(Collected data)
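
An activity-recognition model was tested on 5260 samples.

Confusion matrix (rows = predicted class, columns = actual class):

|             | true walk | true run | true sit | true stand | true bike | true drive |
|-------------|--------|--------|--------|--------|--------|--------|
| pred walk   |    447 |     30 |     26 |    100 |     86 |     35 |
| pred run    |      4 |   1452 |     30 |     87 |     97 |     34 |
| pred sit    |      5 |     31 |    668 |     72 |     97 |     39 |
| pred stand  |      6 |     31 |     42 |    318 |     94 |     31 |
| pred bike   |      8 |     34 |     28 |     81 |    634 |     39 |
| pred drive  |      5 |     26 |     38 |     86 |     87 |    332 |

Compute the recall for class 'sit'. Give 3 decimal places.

One-vs-rest for 'sit': TP = diagonal; FP = other classes predicted 'sit'; FN = 'sit' predicted as other.
recall = TP/(TP+FN).
sit: TP=668, FN=26+30+42+28+38=164 → 668/832 = 0.8029

0.803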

**WHAT THE TASK ASKS**
Transcribe each record exactly as it is written above.

**ANSWER**
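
An activity-recognition model was tested on 5260 samples.

Confusion matrix (rows = predicted class, columns = actual class):

|             | true walk | true run | true sit | true stand | true bike | true drive |
|-------------|--------|--------|--------|--------|--------|--------|
| pred walk   |    447 |     30 |     26 |    100 |     86 |     35 |
| pred run    |      4 |   1452 |     30 |     87 |     97 |     34 |
| pred sit    |      5 |     31 |    668 |     72 |     97 |     39 |
| pred stand  |      6 |     31 |     42 |    318 |     94 |     31 |
| pred bike   |      8 |     34 |     28 |     81 |    634 |     39 |
| pred drive  |      5 |     26 |     38 |     86 |     87 |    332 |

Compute the recall for class 'sit'. Give 3 decimal places.

One-vs-rest for 'sit': TP = diagonal; FP = other classes predicted 'sit'; FN = 'sit' predicted as other.
recall = TP/(TP+FN).
sit: TP=668, FN=26+30+42+28+38=164 → 668/832 = 0.8029

0.803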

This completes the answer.